Provide again, from the entries below, every line from the one containing "- acidity —" through the one containing "- 9 of the 27", exactly as written, and no other line.

[[ Data to use, beginning ]]

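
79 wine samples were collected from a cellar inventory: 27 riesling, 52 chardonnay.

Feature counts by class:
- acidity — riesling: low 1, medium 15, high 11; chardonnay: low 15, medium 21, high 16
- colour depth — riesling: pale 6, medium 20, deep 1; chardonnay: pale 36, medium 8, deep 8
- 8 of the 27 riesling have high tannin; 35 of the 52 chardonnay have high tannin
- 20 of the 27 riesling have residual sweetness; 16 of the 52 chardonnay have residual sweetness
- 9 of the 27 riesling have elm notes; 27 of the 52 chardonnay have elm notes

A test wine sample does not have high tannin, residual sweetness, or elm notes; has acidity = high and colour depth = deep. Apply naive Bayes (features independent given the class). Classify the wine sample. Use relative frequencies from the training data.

chardonnay

riesling: (27/79) × (11/27) × (1/27) × (19/27) × (7/27) × (18/27) ≈ 0.000627241
chardonnay: (52/79) × (16/52) × (8/52) × (17/52) × (36/52) × (25/52) ≈ 0.00339048
Highest score → chardonnay.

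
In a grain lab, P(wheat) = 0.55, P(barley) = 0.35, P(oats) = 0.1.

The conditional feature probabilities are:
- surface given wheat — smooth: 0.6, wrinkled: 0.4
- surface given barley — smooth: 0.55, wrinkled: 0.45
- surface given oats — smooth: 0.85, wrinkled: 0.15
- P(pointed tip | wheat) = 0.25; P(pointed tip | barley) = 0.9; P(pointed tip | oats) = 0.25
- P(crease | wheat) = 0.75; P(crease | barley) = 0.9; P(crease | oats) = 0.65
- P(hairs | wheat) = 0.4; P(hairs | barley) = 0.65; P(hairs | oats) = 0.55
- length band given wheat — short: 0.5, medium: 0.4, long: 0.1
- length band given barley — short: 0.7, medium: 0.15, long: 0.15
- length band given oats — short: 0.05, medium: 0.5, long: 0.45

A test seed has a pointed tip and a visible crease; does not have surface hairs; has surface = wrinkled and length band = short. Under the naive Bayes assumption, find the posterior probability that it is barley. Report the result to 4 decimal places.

wheat: 0.55 × 0.4 × 0.25 × 0.75 × (1−0.4) × 0.5 = 0.012375
barley: 0.35 × 0.45 × 0.9 × 0.9 × (1−0.65) × 0.7 = 0.031255875
oats: 0.1 × 0.15 × 0.25 × 0.65 × (1−0.55) × 0.05 = 0.00005484375
P(barley | x) = 0.031255875 / 0.04368571875 ≈ 0.7155

0.7155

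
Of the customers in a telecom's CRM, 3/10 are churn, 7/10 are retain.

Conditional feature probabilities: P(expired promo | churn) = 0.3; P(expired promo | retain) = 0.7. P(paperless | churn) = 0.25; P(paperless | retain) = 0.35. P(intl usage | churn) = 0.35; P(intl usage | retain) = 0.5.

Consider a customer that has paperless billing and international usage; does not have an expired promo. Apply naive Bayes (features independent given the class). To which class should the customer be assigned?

retain

churn: 0.3 × (1−0.3) × 0.25 × 0.35 = 0.018375
retain: 0.7 × (1−0.7) × 0.35 × 0.5 = 0.03675
Highest score → retain.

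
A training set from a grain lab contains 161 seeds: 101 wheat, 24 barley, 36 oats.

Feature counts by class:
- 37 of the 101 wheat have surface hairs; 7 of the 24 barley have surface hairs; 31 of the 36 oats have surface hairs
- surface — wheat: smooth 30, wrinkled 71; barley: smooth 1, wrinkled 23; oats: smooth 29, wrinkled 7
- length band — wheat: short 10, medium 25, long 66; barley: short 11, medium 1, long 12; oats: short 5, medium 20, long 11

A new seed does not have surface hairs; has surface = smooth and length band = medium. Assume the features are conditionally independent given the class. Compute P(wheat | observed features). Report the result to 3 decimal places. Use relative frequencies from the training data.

0.675

wheat: (101/161) × (64/101) × (30/101) × (25/101) ≈ 0.0292262
barley: (24/161) × (17/24) × (1/24) × (1/24) ≈ 0.000183316
oats: (36/161) × (5/36) × (29/36) × (20/36) ≈ 0.0138985
P(wheat | x) = 0.0292262 / 0.043308016 ≈ 0.675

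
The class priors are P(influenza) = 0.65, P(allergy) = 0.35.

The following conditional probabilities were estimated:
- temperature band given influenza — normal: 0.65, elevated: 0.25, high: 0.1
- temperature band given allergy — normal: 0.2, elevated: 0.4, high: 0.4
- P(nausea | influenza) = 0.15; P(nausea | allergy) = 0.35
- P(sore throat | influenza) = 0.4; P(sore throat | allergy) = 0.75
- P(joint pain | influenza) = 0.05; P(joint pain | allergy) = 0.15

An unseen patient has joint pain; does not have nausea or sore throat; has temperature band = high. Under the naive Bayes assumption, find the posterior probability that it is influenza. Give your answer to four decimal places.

0.3269

influenza: 0.65 × 0.1 × (1−0.15) × (1−0.4) × 0.05 = 0.0016575
allergy: 0.35 × 0.4 × (1−0.35) × (1−0.75) × 0.15 = 0.0034125
P(influenza | x) = 0.0016575 / 0.00507 ≈ 0.3269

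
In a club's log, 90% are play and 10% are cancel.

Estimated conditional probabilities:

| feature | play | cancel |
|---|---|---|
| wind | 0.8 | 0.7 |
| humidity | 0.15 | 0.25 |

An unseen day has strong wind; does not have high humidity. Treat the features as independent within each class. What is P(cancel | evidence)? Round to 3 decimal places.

0.079

play: 0.9 × 0.8 × (1−0.15) = 0.612
cancel: 0.1 × 0.7 × (1−0.25) = 0.0525
P(cancel | x) = 0.0525 / 0.6645 ≈ 0.079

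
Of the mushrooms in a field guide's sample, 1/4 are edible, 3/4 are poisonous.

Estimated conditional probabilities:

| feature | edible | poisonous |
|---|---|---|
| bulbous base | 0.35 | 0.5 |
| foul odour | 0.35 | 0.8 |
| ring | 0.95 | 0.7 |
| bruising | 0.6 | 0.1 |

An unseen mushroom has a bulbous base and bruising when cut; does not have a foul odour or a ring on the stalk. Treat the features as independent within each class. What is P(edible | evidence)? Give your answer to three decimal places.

0.431

edible: 0.25 × 0.35 × (1−0.35) × (1−0.95) × 0.6 = 0.00170625
poisonous: 0.75 × 0.5 × (1−0.8) × (1−0.7) × 0.1 = 0.00225
P(edible | x) = 0.00170625 / 0.00395625 ≈ 0.431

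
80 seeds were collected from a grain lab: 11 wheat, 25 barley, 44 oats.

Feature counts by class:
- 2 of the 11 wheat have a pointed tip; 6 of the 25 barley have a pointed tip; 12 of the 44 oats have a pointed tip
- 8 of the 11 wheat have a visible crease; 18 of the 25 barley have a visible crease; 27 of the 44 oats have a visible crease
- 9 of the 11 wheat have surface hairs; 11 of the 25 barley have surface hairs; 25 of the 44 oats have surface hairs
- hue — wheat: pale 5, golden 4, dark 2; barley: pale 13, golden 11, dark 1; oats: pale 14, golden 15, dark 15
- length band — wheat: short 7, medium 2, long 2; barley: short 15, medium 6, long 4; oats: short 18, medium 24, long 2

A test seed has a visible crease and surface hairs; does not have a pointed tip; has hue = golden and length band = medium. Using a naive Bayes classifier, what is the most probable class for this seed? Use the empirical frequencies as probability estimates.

wheat: (11/80) × (9/11) × (8/11) × (9/11) × (4/11) × (2/11) ≈ 0.00442593
barley: (25/80) × (19/25) × (18/25) × (11/25) × (11/25) × (6/25) = 0.007945344
oats: (44/80) × (32/44) × (27/44) × (25/44) × (15/44) × (24/44) ≈ 0.0259332
Highest score → oats.

oats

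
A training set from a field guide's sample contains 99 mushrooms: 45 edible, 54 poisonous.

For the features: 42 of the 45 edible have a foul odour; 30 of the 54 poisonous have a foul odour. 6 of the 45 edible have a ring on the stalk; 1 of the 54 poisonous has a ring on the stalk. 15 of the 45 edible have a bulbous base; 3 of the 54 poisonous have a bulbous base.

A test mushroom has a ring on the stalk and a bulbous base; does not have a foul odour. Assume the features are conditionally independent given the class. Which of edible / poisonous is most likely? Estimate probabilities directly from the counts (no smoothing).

edible: (45/99) × (3/45) × (6/45) × (15/45) ≈ 0.0013468
poisonous: (54/99) × (24/54) × (1/54) × (3/54) ≈ 0.000249408
Highest score → edible.

edible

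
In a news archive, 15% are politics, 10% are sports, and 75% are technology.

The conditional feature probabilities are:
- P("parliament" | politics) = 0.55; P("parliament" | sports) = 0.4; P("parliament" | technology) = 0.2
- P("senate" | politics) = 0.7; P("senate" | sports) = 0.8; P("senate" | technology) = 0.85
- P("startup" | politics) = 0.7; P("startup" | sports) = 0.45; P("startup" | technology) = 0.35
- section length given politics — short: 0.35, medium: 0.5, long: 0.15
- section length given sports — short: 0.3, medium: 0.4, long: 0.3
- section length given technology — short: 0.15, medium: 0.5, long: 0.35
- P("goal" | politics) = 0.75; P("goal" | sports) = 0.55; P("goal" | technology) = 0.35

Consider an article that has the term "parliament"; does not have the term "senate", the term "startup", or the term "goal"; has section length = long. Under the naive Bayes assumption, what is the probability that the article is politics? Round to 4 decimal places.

0.0663

politics: 0.15 × 0.55 × (1−0.7) × (1−0.7) × 0.15 × (1−0.75) = 0.0002784375
sports: 0.1 × 0.4 × (1−0.8) × (1−0.45) × 0.3 × (1−0.55) = 0.000594
technology: 0.75 × 0.2 × (1−0.85) × (1−0.35) × 0.35 × (1−0.35) = 0.0033271875
P(politics | x) = 0.0002784375 / 0.004199625 ≈ 0.0663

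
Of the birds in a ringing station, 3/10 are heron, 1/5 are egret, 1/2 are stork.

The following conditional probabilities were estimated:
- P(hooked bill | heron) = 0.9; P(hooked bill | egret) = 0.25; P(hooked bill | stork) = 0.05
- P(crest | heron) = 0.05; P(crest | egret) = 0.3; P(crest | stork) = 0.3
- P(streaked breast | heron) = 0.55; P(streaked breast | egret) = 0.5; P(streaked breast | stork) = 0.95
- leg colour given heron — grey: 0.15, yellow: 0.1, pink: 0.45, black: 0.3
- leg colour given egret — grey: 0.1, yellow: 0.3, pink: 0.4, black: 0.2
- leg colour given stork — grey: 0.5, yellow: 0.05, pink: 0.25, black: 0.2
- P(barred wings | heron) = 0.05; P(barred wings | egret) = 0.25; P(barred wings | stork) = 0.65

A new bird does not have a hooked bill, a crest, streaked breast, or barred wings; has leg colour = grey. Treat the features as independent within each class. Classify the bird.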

[[ Data to use, end ]]

Response area –
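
- acidity — riesling: low 1, medium 15, high 11; chardonnay: low 15, medium 21, high 16
- colour depth — riesling: pale 6, medium 20, deep 1; chardonnay: pale 36, medium 8, deep 8
- 8 of the 27 riesling have high tannin; 35 of the 52 chardonnay have high tannin
- 20 of the 27 riesling have residual sweetness; 16 of the 52 chardonnay have residual sweetness
- 9 of the 27 riesling have elm notes; 27 of the 52 chardonnay have elm notes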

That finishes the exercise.